• _Provided data_

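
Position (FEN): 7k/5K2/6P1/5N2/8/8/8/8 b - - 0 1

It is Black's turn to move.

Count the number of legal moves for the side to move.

0

Black to move; king on h8.
In check: no.
Legal moves: none.
Count: 0.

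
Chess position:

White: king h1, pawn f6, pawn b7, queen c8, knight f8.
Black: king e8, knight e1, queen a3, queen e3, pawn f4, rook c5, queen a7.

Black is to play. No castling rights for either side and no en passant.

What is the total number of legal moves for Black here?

Black to move; king on e8.
In check: yes, from the white queen on c8.
Legal moves: Kf7, Rxc8.
Count: 2.

2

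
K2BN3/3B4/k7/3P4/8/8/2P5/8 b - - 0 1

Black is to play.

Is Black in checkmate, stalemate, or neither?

stalemate

Black to move; black king on a6.
In check: no.
King squares — a5: attacked by Bd8; b5: attacked by Bd7; b6: attacked by Bd8; a7: attacked by Ka8; b7: attacked by Ka8.
Legal moves for Black: none.
Not in check and no legal moves → stalemate.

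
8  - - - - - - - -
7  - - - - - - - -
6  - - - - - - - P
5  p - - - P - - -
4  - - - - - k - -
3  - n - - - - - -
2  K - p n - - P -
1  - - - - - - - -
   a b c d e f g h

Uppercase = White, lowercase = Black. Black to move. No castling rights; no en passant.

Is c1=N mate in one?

After c1=N: white king on a2; in check: yes, from the black knight on c1.
White has 2 legal replies: Ka3, Kb2.
In check but a legal move exists → not checkmate.

no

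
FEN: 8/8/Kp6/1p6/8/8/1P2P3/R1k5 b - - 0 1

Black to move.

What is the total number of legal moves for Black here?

Black to move; king on c1.
In check: yes, from the white rook on a1.
Legal moves: Kd2, Kc2, Kxb2.
Count: 3.

3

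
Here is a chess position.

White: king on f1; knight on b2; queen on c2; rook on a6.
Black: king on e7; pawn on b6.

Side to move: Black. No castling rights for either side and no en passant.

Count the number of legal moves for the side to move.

9

Black to move; king on e7.
In check: no.
Legal moves: Kf8, Ke8, Kd8, Kf7, Kd7, Kf6, Ke6, Kd6, b5.
Count: 9.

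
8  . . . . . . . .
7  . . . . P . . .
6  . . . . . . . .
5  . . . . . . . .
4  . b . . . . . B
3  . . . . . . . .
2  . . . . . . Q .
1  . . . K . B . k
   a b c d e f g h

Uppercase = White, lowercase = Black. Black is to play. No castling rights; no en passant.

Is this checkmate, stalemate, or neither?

Black to move; black king on h1.
In check: yes, from the white queen on g2.
King squares — g1: attacked by Qg2; g2: attacked by Bf1; h2: attacked by Qg2.
Legal moves for Black: none.
In check with no legal moves → checkmate.

checkmate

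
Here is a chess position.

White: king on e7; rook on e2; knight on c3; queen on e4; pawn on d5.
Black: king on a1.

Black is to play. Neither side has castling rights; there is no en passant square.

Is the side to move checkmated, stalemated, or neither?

stalemate

Black to move; black king on a1.
In check: no.
King squares — b1: attacked by Nc3; a2: attacked by Re2; b2: attacked by Re2.
Legal moves for Black: none.
Not in check and no legal moves → stalemate.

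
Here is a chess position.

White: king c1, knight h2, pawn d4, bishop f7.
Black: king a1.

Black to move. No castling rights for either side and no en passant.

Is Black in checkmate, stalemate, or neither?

stalemate

Black to move; black king on a1.
In check: no.
King squares — b1: attacked by Kc1; a2: attacked by Bf7; b2: attacked by Kc1.
Legal moves for Black: none.
Not in check and no legal moves → stalemate.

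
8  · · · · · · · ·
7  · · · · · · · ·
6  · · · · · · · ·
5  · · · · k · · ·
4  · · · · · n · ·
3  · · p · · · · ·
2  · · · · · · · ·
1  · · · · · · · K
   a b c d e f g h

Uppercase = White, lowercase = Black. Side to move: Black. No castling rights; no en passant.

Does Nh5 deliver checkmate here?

no

After Nh5: white king on h1; in check: no.
White is not in check, so this cannot be checkmate.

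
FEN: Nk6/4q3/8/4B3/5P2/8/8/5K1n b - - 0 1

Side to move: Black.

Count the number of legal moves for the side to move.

7

Black to move; king on b8.
In check: yes, from the white bishop on e5.
Legal moves: Kc8, Kxa8, Kb7, Ka7, Qc7, Qd6, Qxe5.
Count: 7.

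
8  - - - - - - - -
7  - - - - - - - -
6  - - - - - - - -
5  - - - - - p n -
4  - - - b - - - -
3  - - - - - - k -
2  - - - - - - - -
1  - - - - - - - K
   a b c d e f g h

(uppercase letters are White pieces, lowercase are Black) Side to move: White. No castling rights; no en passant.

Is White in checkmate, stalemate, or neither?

White to move; white king on h1.
In check: no.
King squares — g1: attacked by Bd4; g2: attacked by Kg3; h2: attacked by Kg3.
Legal moves for White: none.
Not in check and no legal moves → stalemate.

stalemate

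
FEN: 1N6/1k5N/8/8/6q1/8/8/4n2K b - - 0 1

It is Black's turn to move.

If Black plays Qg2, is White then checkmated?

After Qg2: white king on h1; in check: yes, from the black queen on g2.
King squares — g1: attacked by Qg2; g2: attacked by Ne1; h2: attacked by Qg2.
White has no legal moves → checkmate.

yes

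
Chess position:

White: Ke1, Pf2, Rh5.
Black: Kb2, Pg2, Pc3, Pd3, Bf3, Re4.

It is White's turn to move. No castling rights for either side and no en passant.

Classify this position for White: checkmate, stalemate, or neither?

checkmate

White to move; white king on e1.
In check: yes, from the black rook on e4.
King squares — d1: attacked by Bf3; f1: attacked by Pg2; d2: attacked by Pc3; e2: attacked by Pd3; f2: own pawn.
Legal moves for White: none.
In check with no legal moves → checkmate.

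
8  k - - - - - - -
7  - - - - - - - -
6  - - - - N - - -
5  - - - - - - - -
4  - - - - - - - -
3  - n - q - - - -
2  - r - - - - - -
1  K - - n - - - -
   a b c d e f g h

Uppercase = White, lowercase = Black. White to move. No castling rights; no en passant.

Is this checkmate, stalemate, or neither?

checkmate

White to move; white king on a1.
In check: yes, from the black knight on b3.
King squares — b1: attacked by Rb2; a2: attacked by Rb2; b2: attacked by Nd1.
Legal moves for White: none.
In check with no legal moves → checkmate.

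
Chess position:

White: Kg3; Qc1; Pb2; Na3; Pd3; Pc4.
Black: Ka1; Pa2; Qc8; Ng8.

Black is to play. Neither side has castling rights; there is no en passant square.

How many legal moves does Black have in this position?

Black to move; king on a1.
In check: yes, from the white queen on c1.
Legal moves: none.
Count: 0.

0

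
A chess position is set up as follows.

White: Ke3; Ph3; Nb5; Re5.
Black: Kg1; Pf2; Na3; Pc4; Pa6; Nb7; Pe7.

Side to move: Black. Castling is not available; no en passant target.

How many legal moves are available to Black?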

• _How to complete this task_
Every line from the one holding "White: Kg3; Qc1; Pb2; Na3; Pd3; Pc4." through the last line of the listing above should be set down exactly, and nothing more.

• _Answer to this problem_
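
White: Kg3; Qc1; Pb2; Na3; Pd3; Pc4.
Black: Ka1; Pa2; Qc8; Ng8.

Black is to play. Neither side has castling rights; there is no en passant square.

How many legal moves does Black have in this position?

Black to move; king on a1.
In check: yes, from the white queen on c1.
Legal moves: none.
Count: 0.

0

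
A chess position is set up as follows.

White: Ke3; Ph3; Nb5; Re5.
Black: Kg1; Pf2; Na3; Pc4; Pa6; Nb7; Pe7.

Side to move: Black. Castling is not available; no en passant target.

How many legal moves are available to Black?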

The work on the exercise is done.